[Opening TASK INPUTS section]
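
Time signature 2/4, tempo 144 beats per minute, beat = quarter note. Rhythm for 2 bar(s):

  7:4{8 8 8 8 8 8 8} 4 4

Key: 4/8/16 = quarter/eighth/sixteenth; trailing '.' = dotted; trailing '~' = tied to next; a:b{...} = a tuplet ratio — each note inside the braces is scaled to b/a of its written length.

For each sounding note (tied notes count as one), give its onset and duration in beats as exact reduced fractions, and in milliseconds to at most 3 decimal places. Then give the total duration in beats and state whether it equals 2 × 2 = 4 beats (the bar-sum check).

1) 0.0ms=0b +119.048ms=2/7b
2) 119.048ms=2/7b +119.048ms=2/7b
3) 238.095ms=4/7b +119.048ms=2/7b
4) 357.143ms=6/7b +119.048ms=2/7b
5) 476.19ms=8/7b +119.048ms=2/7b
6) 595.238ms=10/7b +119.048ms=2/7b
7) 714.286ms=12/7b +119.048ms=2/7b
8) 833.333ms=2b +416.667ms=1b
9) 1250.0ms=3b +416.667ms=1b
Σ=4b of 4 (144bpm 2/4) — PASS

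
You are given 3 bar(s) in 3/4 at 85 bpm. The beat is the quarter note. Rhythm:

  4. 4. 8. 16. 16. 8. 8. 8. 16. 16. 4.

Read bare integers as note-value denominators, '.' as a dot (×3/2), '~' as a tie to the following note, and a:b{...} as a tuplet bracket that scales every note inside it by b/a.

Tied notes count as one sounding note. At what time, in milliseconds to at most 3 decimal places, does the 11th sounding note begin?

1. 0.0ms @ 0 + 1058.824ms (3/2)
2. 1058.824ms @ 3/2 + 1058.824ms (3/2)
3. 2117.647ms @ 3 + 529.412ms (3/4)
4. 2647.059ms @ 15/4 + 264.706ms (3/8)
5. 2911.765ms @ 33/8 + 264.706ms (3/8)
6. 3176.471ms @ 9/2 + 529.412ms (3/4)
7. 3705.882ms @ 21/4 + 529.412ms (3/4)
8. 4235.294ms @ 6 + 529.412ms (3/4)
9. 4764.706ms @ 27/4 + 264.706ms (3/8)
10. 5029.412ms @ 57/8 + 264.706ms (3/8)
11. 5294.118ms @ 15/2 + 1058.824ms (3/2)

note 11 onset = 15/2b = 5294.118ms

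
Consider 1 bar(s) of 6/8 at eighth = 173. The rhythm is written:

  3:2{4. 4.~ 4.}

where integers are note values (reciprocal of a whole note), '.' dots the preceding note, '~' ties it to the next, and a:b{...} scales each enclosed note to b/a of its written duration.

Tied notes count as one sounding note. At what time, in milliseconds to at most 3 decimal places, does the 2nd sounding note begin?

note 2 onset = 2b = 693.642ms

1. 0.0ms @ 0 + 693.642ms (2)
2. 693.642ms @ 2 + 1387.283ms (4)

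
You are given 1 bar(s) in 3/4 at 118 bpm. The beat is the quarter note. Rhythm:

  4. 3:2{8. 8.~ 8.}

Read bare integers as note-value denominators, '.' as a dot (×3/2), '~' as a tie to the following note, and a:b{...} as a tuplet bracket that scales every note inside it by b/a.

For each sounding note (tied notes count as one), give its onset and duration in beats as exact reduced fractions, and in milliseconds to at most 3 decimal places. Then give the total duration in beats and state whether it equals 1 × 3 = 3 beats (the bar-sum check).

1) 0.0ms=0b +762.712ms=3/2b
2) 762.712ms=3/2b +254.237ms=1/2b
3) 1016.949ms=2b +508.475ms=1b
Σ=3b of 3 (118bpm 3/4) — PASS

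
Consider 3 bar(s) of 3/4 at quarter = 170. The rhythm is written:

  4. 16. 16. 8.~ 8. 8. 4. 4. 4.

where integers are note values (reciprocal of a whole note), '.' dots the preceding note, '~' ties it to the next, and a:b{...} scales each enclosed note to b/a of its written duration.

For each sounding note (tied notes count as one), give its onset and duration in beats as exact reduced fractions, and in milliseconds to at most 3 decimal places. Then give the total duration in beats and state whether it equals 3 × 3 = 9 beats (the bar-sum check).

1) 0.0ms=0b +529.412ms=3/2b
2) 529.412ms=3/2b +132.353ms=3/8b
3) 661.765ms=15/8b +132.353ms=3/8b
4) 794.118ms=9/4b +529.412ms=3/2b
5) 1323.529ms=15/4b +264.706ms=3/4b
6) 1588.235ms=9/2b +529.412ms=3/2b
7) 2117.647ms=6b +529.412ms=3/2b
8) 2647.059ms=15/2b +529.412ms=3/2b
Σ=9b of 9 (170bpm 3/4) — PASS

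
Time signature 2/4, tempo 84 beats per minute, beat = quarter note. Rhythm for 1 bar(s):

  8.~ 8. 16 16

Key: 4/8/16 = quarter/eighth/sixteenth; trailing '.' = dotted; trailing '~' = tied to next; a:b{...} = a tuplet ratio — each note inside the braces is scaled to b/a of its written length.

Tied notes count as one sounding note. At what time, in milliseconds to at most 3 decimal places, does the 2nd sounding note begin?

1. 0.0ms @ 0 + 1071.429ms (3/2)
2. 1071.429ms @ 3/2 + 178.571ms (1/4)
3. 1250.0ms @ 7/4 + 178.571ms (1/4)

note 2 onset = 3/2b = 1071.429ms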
[Closing TASK INPUTS section]
[Opening TASK INPUTS section]
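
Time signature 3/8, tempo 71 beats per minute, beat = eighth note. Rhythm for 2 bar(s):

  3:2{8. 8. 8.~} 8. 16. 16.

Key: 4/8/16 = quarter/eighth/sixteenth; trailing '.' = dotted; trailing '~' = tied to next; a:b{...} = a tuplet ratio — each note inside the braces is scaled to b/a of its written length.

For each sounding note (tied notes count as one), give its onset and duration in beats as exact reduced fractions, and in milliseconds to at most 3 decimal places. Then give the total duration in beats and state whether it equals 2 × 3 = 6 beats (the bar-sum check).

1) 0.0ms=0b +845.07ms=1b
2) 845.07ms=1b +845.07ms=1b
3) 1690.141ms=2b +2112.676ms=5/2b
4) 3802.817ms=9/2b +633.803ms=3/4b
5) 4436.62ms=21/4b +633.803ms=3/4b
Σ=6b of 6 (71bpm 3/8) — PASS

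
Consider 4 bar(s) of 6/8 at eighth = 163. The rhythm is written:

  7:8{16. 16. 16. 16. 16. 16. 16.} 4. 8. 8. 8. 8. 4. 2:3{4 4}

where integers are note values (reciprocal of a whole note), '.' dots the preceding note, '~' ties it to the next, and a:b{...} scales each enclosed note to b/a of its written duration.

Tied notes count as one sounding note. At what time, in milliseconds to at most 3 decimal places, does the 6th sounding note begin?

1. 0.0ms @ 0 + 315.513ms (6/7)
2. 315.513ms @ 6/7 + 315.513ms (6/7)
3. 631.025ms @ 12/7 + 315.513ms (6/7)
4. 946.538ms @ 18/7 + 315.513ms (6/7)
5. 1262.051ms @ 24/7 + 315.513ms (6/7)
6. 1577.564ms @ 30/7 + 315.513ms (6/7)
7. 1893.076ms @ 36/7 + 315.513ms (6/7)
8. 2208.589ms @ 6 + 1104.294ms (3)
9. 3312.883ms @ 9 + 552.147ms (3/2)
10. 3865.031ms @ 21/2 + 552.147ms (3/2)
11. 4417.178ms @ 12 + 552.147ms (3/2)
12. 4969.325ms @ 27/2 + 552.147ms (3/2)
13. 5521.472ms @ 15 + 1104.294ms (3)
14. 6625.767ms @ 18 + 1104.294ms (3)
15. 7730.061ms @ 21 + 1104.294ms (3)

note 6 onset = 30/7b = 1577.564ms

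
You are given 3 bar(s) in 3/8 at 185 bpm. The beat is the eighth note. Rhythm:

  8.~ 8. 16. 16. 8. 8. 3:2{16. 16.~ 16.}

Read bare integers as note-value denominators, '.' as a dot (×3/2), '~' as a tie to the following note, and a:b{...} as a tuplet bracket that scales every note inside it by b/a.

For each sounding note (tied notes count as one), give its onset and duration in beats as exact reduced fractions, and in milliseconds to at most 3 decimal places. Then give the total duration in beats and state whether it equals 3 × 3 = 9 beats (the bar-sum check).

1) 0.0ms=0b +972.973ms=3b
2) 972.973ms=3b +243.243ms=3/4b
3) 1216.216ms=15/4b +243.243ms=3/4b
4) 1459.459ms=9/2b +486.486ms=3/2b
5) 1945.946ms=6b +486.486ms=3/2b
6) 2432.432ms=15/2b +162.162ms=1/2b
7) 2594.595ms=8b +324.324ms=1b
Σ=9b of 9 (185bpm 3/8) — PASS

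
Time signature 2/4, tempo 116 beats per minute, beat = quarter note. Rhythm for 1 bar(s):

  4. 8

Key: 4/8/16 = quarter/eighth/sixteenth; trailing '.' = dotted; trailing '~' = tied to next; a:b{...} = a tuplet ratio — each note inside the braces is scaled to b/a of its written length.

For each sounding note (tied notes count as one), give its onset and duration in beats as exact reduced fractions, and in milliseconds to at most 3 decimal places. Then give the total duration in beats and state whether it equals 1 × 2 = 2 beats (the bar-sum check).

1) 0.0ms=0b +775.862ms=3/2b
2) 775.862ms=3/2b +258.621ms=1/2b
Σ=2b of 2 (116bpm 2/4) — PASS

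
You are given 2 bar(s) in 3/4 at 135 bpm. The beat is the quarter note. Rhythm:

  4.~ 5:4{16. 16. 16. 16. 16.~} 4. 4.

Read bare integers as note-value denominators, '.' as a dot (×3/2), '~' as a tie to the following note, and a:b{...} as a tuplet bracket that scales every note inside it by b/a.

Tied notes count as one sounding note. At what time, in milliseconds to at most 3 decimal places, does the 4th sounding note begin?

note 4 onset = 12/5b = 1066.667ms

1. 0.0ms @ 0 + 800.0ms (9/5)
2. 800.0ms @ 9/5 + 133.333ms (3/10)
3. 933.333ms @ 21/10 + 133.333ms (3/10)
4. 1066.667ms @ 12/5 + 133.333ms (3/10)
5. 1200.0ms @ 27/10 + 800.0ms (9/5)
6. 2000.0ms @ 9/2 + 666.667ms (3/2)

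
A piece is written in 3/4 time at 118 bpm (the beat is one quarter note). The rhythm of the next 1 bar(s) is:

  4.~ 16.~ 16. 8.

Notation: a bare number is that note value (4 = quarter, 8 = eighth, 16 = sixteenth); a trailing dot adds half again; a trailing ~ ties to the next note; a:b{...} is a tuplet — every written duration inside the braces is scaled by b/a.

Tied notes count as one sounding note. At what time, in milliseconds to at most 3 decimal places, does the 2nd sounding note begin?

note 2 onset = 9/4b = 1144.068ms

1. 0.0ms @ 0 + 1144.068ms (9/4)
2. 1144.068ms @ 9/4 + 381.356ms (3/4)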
[Closing TASK INPUTS section]
[Opening TASK INPUTS section]
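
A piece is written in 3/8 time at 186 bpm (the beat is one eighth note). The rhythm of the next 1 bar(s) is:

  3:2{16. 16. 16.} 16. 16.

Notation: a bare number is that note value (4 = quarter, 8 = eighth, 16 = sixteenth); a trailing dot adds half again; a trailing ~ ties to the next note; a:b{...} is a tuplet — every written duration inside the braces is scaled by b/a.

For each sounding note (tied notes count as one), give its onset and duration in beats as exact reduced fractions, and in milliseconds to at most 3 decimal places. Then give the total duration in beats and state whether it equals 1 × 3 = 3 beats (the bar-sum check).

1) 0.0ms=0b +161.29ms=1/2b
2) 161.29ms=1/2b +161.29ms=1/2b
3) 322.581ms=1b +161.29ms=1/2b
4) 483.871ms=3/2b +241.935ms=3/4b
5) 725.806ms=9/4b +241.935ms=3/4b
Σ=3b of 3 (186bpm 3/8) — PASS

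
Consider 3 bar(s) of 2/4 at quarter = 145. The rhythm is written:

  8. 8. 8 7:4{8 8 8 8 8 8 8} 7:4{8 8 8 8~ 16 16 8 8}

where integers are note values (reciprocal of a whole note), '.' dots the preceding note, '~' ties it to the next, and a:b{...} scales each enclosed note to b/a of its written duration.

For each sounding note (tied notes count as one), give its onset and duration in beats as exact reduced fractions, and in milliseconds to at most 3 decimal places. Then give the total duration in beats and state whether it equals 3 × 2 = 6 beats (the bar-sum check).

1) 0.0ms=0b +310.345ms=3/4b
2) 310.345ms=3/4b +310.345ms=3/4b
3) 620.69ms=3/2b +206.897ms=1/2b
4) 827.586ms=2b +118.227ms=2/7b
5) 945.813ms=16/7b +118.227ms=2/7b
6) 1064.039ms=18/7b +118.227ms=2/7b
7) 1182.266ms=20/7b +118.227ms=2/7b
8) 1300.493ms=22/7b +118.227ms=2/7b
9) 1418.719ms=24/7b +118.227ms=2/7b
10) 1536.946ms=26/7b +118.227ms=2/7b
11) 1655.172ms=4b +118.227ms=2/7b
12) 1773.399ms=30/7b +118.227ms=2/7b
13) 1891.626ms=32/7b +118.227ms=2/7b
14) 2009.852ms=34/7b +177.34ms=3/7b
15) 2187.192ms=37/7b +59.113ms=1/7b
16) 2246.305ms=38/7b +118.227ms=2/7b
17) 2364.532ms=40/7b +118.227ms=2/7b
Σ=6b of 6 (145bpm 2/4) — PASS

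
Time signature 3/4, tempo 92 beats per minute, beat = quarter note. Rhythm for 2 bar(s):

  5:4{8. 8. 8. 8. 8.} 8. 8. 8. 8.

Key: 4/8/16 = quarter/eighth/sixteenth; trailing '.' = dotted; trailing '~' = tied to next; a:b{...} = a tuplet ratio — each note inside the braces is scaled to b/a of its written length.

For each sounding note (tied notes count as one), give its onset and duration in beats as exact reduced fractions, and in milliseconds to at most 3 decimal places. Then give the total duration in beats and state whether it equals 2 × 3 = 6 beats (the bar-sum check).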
[Closing TASK INPUTS section]
### THE TASK
Where a line of the records has the string "given", copy that line.

### YOUR SOLUTION
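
You are given 3 bar(s) in 3/4 at 85 bpm. The beat is the quarter note. Rhythm:
You are given 1 bar(s) in 3/4 at 118 bpm. The beat is the quarter note. Rhythm:
You are given 3 bar(s) in 3/8 at 185 bpm. The beat is the eighth note. Rhythm:
You are given 2 bar(s) in 3/4 at 135 bpm. The beat is the quarter note. Rhythm: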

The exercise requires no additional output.